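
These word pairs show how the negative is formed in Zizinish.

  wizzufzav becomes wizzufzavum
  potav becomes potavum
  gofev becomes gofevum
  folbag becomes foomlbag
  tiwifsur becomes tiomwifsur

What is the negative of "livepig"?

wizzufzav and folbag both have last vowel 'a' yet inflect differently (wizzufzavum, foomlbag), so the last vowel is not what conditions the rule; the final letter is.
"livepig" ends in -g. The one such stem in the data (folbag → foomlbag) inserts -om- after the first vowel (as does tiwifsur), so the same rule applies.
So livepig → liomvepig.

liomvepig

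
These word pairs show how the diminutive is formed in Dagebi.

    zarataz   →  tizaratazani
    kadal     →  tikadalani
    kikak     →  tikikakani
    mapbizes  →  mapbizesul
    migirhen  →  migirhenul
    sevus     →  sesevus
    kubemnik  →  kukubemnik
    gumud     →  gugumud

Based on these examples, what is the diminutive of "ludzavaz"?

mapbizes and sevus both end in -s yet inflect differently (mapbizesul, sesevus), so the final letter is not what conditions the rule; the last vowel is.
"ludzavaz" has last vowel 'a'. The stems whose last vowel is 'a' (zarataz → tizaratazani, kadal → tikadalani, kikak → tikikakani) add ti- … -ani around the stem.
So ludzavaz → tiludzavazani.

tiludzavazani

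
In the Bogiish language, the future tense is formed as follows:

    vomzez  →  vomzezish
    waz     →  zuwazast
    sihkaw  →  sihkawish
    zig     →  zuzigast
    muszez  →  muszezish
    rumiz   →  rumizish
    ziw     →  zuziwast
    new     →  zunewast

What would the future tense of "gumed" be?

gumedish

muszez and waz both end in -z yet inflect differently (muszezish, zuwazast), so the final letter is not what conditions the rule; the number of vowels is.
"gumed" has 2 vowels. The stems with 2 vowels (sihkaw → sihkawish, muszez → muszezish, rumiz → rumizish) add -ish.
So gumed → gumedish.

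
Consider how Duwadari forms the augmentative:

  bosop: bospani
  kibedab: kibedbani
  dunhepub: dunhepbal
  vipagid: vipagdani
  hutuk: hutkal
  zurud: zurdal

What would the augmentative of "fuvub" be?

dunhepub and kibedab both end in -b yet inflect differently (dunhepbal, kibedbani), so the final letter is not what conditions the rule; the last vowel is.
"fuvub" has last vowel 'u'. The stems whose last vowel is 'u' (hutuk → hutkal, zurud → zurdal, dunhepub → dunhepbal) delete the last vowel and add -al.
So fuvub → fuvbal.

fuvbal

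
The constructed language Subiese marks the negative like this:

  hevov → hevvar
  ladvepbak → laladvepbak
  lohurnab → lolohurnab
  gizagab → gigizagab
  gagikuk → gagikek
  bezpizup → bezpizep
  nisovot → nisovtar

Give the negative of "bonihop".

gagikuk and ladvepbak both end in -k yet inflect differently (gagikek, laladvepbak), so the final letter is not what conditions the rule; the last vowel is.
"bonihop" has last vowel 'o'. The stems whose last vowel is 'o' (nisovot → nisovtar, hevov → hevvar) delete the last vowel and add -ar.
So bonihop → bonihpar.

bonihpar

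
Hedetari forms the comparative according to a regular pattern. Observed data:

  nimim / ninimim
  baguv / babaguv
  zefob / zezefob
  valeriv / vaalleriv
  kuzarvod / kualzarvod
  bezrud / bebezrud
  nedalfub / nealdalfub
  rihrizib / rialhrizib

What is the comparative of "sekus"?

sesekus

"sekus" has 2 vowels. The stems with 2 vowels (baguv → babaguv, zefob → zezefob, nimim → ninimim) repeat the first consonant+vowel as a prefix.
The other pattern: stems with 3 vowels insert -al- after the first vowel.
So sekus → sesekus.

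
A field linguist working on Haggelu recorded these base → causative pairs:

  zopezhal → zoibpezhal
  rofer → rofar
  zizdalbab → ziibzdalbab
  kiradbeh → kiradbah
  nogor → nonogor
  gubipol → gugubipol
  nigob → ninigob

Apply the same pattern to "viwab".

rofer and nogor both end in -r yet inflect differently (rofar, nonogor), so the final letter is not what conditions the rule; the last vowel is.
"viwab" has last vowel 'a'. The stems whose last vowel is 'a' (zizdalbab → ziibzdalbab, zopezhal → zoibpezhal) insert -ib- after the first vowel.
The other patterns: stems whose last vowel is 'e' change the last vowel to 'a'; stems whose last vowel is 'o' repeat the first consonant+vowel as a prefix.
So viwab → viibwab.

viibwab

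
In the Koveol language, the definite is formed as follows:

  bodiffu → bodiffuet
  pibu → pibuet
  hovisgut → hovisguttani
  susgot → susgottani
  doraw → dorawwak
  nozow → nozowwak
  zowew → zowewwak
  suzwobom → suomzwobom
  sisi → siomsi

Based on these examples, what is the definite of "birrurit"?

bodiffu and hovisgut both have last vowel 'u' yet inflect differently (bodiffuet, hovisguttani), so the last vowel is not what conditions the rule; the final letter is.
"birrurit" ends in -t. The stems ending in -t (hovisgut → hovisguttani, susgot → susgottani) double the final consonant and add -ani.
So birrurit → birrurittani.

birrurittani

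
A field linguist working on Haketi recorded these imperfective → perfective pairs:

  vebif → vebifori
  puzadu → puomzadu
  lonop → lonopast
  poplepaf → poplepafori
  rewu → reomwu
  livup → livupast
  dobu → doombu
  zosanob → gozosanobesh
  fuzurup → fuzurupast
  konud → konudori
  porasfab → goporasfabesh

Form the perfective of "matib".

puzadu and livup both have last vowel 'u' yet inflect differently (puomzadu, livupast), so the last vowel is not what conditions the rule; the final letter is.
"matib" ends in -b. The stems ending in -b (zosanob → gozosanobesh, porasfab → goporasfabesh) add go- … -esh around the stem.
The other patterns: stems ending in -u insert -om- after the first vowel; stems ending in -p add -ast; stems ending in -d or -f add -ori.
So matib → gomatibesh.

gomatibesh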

● **What is needed**
From the first line of the listing above through the line that contains "tiwifsur becomes tiomwifsur", retype every line exactly, and write nothing else.

● **Exercise response**
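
These word pairs show how the negative is formed in Zizinish.

  wizzufzav becomes wizzufzavum
  potav becomes potavum
  gofev becomes gofevum
  folbag becomes foomlbag
  tiwifsur becomes tiomwifsur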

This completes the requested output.